▶ [Instructions for the task] Can you quote, word for word, every line from the first line of the records below through the line containing "Here l₁=4, l₂=3, l₃=3.", and nothing else?

[Stored data]

● ● ●

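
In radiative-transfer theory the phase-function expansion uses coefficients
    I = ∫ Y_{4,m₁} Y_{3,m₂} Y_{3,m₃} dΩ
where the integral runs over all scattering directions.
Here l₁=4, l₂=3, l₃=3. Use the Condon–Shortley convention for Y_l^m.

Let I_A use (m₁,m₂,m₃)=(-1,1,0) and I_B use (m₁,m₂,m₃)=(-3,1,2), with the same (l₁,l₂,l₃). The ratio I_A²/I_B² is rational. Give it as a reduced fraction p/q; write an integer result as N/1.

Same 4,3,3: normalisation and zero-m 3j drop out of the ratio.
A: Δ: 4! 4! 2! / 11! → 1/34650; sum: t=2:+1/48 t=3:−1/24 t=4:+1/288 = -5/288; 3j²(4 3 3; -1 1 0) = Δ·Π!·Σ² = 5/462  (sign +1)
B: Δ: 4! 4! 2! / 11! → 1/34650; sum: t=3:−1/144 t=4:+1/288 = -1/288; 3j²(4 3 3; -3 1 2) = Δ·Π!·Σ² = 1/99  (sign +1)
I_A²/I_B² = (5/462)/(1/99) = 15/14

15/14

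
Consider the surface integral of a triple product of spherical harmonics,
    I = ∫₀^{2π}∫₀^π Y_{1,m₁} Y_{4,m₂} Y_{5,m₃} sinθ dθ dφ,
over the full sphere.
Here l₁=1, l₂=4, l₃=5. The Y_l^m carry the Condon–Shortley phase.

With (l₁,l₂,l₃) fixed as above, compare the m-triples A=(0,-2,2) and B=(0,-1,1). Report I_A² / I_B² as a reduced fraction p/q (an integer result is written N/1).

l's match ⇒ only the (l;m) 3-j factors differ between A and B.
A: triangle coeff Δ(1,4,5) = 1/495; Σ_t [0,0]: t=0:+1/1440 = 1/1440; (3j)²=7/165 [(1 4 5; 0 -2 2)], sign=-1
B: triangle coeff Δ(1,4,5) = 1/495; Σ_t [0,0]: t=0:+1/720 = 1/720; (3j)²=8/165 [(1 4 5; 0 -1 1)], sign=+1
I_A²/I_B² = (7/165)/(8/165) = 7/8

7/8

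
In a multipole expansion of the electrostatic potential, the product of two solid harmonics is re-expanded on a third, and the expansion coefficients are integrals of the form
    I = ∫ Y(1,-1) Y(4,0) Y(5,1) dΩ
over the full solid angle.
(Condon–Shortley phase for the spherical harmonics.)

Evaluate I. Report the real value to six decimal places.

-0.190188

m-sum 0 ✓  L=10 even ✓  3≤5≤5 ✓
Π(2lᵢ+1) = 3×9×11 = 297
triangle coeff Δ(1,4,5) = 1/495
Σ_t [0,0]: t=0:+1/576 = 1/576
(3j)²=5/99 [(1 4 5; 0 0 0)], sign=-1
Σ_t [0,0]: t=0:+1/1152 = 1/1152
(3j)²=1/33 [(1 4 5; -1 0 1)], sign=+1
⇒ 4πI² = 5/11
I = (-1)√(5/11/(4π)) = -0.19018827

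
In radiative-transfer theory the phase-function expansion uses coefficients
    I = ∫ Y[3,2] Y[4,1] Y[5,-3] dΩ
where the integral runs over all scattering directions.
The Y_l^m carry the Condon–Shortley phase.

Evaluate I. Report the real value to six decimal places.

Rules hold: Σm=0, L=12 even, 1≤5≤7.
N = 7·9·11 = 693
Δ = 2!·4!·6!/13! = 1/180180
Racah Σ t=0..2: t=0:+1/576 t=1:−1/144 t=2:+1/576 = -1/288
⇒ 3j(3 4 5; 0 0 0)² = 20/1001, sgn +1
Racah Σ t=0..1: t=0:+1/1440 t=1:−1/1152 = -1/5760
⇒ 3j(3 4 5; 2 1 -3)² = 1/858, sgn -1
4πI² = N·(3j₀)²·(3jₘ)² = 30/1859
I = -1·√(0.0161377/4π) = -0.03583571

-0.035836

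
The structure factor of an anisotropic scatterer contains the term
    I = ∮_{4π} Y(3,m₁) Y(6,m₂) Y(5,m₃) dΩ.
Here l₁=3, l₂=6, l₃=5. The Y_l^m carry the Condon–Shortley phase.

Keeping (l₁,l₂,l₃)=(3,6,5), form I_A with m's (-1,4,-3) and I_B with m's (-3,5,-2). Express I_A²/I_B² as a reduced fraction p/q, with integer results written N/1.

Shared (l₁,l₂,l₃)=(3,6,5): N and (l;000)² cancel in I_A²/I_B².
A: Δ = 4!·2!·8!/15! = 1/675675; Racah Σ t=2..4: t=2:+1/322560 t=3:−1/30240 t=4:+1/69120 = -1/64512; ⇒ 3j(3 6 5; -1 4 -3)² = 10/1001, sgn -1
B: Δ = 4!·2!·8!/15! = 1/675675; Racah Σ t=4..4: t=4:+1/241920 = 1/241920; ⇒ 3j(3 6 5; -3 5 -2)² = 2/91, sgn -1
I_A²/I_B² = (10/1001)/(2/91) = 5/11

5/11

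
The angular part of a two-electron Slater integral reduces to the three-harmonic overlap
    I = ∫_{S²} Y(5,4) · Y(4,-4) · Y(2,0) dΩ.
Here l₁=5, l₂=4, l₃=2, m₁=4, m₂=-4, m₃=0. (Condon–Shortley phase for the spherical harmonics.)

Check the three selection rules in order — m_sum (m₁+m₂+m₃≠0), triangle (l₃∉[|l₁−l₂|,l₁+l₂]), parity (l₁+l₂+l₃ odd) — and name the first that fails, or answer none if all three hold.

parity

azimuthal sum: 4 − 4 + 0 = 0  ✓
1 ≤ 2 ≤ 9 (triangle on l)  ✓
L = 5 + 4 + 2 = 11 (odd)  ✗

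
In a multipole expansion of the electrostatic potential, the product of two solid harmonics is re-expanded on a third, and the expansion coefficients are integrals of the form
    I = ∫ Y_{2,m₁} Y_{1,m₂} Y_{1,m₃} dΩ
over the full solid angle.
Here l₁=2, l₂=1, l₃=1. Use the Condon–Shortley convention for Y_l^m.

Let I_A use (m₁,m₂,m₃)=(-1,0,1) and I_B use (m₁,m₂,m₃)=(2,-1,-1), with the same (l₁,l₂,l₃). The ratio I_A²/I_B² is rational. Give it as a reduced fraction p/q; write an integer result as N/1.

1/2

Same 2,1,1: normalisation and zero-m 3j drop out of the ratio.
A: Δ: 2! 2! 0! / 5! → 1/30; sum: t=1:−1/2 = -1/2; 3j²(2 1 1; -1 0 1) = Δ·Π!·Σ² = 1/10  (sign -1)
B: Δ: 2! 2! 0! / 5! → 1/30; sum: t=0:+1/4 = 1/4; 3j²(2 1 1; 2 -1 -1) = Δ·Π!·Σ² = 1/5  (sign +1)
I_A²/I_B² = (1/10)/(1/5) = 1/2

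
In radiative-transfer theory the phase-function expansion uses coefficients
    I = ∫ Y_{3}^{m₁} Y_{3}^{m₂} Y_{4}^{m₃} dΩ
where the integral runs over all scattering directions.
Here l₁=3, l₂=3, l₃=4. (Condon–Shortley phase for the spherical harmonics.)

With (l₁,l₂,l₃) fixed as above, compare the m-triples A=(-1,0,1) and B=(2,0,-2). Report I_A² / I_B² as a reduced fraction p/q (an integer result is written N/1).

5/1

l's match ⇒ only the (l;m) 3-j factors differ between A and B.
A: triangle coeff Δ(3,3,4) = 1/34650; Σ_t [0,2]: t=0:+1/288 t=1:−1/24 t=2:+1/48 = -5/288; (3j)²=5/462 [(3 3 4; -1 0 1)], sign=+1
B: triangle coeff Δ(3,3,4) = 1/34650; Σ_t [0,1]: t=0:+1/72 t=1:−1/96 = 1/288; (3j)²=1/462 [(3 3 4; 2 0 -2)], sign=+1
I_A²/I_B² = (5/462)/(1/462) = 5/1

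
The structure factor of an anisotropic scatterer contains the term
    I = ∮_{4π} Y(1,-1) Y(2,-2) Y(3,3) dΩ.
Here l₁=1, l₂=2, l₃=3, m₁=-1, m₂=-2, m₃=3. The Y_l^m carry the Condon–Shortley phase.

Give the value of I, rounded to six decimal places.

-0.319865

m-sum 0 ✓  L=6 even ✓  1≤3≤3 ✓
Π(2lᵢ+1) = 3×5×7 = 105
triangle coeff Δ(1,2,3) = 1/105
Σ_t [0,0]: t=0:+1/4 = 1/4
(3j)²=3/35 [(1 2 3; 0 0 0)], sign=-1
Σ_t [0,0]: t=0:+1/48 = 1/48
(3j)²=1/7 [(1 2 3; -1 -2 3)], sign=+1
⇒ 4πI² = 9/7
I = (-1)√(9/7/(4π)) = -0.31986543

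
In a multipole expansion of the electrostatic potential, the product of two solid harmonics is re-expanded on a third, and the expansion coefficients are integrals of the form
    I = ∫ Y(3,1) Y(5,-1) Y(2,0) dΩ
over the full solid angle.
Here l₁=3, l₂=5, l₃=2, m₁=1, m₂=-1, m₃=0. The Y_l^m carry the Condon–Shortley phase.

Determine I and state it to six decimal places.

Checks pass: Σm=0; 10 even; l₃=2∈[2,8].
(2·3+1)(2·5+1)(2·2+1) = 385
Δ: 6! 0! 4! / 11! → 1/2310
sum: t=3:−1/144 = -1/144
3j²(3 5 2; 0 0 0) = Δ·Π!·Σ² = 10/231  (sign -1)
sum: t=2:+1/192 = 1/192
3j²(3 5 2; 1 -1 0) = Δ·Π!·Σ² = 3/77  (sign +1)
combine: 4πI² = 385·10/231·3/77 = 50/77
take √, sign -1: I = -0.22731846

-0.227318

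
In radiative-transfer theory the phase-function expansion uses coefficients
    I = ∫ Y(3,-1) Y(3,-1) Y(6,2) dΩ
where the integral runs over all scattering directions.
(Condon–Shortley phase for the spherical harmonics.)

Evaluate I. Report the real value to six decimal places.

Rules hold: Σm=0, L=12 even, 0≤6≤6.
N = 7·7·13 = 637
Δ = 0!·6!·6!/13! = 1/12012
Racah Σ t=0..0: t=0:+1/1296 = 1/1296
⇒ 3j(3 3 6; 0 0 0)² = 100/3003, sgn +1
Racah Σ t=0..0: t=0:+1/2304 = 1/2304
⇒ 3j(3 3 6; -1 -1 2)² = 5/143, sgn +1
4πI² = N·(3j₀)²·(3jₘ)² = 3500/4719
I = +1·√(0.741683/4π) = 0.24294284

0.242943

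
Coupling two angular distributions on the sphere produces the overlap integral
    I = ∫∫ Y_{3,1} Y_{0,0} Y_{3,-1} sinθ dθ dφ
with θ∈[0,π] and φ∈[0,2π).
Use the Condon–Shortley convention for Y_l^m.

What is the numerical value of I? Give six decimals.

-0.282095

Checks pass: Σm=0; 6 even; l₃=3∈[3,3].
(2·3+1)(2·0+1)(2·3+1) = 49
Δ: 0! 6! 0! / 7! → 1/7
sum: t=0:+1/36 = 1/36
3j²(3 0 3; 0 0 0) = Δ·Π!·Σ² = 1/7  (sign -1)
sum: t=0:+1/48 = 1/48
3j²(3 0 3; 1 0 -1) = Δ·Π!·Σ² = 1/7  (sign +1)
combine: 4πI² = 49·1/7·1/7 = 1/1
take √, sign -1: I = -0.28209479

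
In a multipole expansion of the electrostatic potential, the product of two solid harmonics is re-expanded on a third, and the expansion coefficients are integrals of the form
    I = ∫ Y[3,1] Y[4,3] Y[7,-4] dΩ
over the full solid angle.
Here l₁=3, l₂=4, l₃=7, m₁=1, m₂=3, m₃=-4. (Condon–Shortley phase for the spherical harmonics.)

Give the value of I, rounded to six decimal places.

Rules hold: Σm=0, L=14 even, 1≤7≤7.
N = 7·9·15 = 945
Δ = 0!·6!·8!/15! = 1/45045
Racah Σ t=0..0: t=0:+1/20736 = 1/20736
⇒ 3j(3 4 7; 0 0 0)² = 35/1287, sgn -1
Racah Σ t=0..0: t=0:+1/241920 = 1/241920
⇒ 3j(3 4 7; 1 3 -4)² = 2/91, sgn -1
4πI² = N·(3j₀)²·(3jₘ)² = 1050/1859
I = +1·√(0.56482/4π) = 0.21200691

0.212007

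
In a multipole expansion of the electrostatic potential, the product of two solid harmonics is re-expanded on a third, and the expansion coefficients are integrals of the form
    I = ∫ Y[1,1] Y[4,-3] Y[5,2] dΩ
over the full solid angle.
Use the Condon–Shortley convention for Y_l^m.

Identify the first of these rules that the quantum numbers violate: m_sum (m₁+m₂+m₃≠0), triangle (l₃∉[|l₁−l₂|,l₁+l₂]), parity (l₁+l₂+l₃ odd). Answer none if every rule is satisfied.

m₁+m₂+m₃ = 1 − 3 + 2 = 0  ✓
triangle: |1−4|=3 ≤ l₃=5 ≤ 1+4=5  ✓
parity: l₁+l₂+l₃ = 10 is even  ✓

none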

● ● ●

▶ [Solution to this exercise]
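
In radiative-transfer theory the phase-function expansion uses coefficients
    I = ∫ Y_{4,m₁} Y_{3,m₂} Y_{3,m₃} dΩ
where the integral runs over all scattering directions.
Here l₁=4, l₂=3, l₃=3. Use the Condon–Shortley convention for Y_l^m.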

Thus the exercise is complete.